• **Try it**
An identical reprint of the entire listing below is expected.

*** Begin section ***

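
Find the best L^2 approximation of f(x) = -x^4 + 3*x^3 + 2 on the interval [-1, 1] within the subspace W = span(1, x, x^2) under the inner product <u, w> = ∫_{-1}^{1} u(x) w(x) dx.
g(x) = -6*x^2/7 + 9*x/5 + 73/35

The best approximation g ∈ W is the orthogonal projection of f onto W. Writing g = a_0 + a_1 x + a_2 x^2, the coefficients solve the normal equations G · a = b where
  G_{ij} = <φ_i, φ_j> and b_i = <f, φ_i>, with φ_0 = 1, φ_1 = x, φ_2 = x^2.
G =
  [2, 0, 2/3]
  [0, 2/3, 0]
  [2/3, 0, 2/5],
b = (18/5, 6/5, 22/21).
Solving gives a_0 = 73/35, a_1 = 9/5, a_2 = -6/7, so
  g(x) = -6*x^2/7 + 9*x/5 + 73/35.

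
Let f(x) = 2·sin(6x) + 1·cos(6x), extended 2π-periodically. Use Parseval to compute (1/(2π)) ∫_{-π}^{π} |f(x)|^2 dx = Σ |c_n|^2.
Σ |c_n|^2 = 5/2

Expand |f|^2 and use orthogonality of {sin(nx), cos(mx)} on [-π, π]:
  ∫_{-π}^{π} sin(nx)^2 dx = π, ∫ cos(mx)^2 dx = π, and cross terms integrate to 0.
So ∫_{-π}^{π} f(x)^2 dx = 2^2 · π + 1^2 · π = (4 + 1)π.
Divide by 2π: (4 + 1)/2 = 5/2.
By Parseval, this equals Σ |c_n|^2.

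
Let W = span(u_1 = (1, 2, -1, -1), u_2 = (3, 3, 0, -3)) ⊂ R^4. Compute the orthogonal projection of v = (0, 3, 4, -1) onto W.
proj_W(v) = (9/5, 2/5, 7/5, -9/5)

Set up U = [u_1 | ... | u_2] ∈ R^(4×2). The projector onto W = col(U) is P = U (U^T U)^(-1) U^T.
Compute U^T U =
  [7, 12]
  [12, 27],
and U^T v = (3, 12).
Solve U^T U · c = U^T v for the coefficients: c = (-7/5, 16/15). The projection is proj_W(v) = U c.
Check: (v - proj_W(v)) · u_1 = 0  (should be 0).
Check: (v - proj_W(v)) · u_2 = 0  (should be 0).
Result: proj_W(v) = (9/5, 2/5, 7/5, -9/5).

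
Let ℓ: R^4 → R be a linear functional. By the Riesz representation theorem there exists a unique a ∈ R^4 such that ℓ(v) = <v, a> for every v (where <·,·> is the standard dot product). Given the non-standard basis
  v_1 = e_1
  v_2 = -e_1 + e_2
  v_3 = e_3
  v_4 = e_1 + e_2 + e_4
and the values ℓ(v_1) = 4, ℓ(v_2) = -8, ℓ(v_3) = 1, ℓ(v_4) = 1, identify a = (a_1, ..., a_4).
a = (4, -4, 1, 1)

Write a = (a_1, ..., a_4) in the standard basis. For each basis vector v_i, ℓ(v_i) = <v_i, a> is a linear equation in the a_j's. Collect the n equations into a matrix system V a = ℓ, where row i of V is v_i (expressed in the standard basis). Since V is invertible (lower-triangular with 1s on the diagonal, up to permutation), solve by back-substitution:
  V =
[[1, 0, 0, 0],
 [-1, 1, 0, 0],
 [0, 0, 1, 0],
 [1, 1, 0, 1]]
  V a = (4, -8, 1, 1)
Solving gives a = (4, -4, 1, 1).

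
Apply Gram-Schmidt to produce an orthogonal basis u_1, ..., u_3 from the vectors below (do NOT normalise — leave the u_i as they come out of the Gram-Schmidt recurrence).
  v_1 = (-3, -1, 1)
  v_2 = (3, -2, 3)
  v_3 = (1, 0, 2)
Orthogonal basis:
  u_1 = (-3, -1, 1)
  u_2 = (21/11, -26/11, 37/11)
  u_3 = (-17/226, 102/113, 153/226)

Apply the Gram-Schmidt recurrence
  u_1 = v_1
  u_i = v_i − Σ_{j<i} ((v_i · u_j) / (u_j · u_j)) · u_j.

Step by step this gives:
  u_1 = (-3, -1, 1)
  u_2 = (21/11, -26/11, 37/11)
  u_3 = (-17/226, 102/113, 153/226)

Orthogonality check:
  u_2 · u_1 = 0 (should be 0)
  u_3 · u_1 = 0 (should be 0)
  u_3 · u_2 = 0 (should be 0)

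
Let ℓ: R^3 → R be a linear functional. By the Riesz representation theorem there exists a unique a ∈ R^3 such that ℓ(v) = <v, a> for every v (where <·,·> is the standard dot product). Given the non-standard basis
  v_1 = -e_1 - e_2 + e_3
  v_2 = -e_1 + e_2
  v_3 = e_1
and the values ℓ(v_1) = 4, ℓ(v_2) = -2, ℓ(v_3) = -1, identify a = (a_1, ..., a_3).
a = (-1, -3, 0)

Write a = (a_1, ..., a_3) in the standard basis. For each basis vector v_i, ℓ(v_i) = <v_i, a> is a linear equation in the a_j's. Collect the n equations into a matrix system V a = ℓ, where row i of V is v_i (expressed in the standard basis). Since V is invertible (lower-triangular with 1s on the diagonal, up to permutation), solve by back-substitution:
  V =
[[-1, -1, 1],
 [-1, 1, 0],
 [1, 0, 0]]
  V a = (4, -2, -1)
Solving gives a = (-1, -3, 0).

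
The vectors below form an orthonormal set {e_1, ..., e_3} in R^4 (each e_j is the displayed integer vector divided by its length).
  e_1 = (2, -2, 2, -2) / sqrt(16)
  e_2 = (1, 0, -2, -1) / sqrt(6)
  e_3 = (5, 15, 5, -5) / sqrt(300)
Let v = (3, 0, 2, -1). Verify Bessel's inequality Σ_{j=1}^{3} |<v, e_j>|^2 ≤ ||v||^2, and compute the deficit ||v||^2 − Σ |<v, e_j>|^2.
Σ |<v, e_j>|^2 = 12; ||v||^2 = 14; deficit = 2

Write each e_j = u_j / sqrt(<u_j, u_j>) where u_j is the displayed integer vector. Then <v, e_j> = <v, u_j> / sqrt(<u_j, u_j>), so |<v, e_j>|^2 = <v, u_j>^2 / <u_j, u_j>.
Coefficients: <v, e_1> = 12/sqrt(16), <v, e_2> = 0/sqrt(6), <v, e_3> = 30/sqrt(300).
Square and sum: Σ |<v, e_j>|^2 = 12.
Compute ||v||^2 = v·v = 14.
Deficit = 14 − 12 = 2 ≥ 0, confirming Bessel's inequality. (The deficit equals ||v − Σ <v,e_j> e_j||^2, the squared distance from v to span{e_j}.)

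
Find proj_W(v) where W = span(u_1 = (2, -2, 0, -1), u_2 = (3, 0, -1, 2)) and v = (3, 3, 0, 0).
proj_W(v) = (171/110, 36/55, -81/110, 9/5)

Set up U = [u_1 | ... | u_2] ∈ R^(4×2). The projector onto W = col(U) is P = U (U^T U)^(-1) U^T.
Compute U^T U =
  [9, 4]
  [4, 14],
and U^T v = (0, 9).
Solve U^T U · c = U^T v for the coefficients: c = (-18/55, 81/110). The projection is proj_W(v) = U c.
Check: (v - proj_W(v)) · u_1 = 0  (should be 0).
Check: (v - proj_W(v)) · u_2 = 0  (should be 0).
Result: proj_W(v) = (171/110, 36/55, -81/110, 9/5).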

*** End section ***

• **Your solution**
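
Find the best L^2 approximation of f(x) = -x^4 + 3*x^3 + 2 on the interval [-1, 1] within the subspace W = span(1, x, x^2) under the inner product <u, w> = ∫_{-1}^{1} u(x) w(x) dx.
g(x) = -6*x^2/7 + 9*x/5 + 73/35

The best approximation g ∈ W is the orthogonal projection of f onto W. Writing g = a_0 + a_1 x + a_2 x^2, the coefficients solve the normal equations G · a = b where
  G_{ij} = <φ_i, φ_j> and b_i = <f, φ_i>, with φ_0 = 1, φ_1 = x, φ_2 = x^2.
G =
  [2, 0, 2/3]
  [0, 2/3, 0]
  [2/3, 0, 2/5],
b = (18/5, 6/5, 22/21).
Solving gives a_0 = 73/35, a_1 = 9/5, a_2 = -6/7, so
  g(x) = -6*x^2/7 + 9*x/5 + 73/35.

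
Let f(x) = 2·sin(6x) + 1·cos(6x), extended 2π-periodically. Use Parseval to compute (1/(2π)) ∫_{-π}^{π} |f(x)|^2 dx = Σ |c_n|^2.
Σ |c_n|^2 = 5/2

Expand |f|^2 and use orthogonality of {sin(nx), cos(mx)} on [-π, π]:
  ∫_{-π}^{π} sin(nx)^2 dx = π, ∫ cos(mx)^2 dx = π, and cross terms integrate to 0.
So ∫_{-π}^{π} f(x)^2 dx = 2^2 · π + 1^2 · π = (4 + 1)π.
Divide by 2π: (4 + 1)/2 = 5/2.
By Parseval, this equals Σ |c_n|^2.

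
Let W = span(u_1 = (1, 2, -1, -1), u_2 = (3, 3, 0, -3)) ⊂ R^4. Compute the orthogonal projection of v = (0, 3, 4, -1) onto W.
proj_W(v) = (9/5, 2/5, 7/5, -9/5)

Set up U = [u_1 | ... | u_2] ∈ R^(4×2). The projector onto W = col(U) is P = U (U^T U)^(-1) U^T.
Compute U^T U =
  [7, 12]
  [12, 27],
and U^T v = (3, 12).
Solve U^T U · c = U^T v for the coefficients: c = (-7/5, 16/15). The projection is proj_W(v) = U c.
Check: (v - proj_W(v)) · u_1 = 0  (should be 0).
Check: (v - proj_W(v)) · u_2 = 0  (should be 0).
Result: proj_W(v) = (9/5, 2/5, 7/5, -9/5).

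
Let ℓ: R^4 → R be a linear functional. By the Riesz representation theorem there exists a unique a ∈ R^4 such that ℓ(v) = <v, a> for every v (where <·,·> is the standard dot product). Given the non-standard basis
  v_1 = e_1
  v_2 = -e_1 + e_2
  v_3 = e_3
  v_4 = e_1 + e_2 + e_4
and the values ℓ(v_1) = 4, ℓ(v_2) = -8, ℓ(v_3) = 1, ℓ(v_4) = 1, identify a = (a_1, ..., a_4).
a = (4, -4, 1, 1)

Write a = (a_1, ..., a_4) in the standard basis. For each basis vector v_i, ℓ(v_i) = <v_i, a> is a linear equation in the a_j's. Collect the n equations into a matrix system V a = ℓ, where row i of V is v_i (expressed in the standard basis). Since V is invertible (lower-triangular with 1s on the diagonal, up to permutation), solve by back-substitution:
  V =
[[1, 0, 0, 0],
 [-1, 1, 0, 0],
 [0, 0, 1, 0],
 [1, 1, 0, 1]]
  V a = (4, -8, 1, 1)
Solving gives a = (4, -4, 1, 1).

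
Apply Gram-Schmidt to produce an orthogonal basis u_1, ..., u_3 from the vectors below (do NOT normalise — leave the u_i as they come out of the Gram-Schmidt recurrence).
  v_1 = (-3, -1, 1)
  v_2 = (3, -2, 3)
  v_3 = (1, 0, 2)
Orthogonal basis:
  u_1 = (-3, -1, 1)
  u_2 = (21/11, -26/11, 37/11)
  u_3 = (-17/226, 102/113, 153/226)

Apply the Gram-Schmidt recurrence
  u_1 = v_1
  u_i = v_i − Σ_{j<i} ((v_i · u_j) / (u_j · u_j)) · u_j.

Step by step this gives:
  u_1 = (-3, -1, 1)
  u_2 = (21/11, -26/11, 37/11)
  u_3 = (-17/226, 102/113, 153/226)

Orthogonality check:
  u_2 · u_1 = 0 (should be 0)
  u_3 · u_1 = 0 (should be 0)
  u_3 · u_2 = 0 (should be 0)

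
Let ℓ: R^3 → R be a linear functional. By the Riesz representation theorem there exists a unique a ∈ R^3 such that ℓ(v) = <v, a> for every v (where <·,·> is the standard dot product). Given the non-standard basis
  v_1 = -e_1 - e_2 + e_3
  v_2 = -e_1 + e_2
  v_3 = e_1
and the values ℓ(v_1) = 4, ℓ(v_2) = -2, ℓ(v_3) = -1, identify a = (a_1, ..., a_3).
a = (-1, -3, 0)

Write a = (a_1, ..., a_3) in the standard basis. For each basis vector v_i, ℓ(v_i) = <v_i, a> is a linear equation in the a_j's. Collect the n equations into a matrix system V a = ℓ, where row i of V is v_i (expressed in the standard basis). Since V is invertible (lower-triangular with 1s on the diagonal, up to permutation), solve by back-substitution:
  V =
[[-1, -1, 1],
 [-1, 1, 0],
 [1, 0, 0]]
  V a = (4, -2, -1)
Solving gives a = (-1, -3, 0).

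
The vectors below form an orthonormal set {e_1, ..., e_3} in R^4 (each e_j is the displayed integer vector divided by its length).
  e_1 = (2, -2, 2, -2) / sqrt(16)
  e_2 = (1, 0, -2, -1) / sqrt(6)
  e_3 = (5, 15, 5, -5) / sqrt(300)
Let v = (3, 0, 2, -1). Verify Bessel's inequality Σ_{j=1}^{3} |<v, e_j>|^2 ≤ ||v||^2, and compute the deficit ||v||^2 − Σ |<v, e_j>|^2.
Σ |<v, e_j>|^2 = 12; ||v||^2 = 14; deficit = 2

Write each e_j = u_j / sqrt(<u_j, u_j>) where u_j is the displayed integer vector. Then <v, e_j> = <v, u_j> / sqrt(<u_j, u_j>), so |<v, e_j>|^2 = <v, u_j>^2 / <u_j, u_j>.
Coefficients: <v, e_1> = 12/sqrt(16), <v, e_2> = 0/sqrt(6), <v, e_3> = 30/sqrt(300).
Square and sum: Σ |<v, e_j>|^2 = 12.
Compute ||v||^2 = v·v = 14.
Deficit = 14 − 12 = 2 ≥ 0, confirming Bessel's inequality. (The deficit equals ||v − Σ <v,e_j> e_j||^2, the squared distance from v to span{e_j}.)

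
Find proj_W(v) where W = span(u_1 = (2, -2, 0, -1), u_2 = (3, 0, -1, 2)) and v = (3, 3, 0, 0).
proj_W(v) = (171/110, 36/55, -81/110, 9/5)

Set up U = [u_1 | ... | u_2] ∈ R^(4×2). The projector onto W = col(U) is P = U (U^T U)^(-1) U^T.
Compute U^T U =
  [9, 4]
  [4, 14],
and U^T v = (0, 9).
Solve U^T U · c = U^T v for the coefficients: c = (-18/55, 81/110). The projection is proj_W(v) = U c.
Check: (v - proj_W(v)) · u_1 = 0  (should be 0).
Check: (v - proj_W(v)) · u_2 = 0  (should be 0).
Result: proj_W(v) = (171/110, 36/55, -81/110, 9/5).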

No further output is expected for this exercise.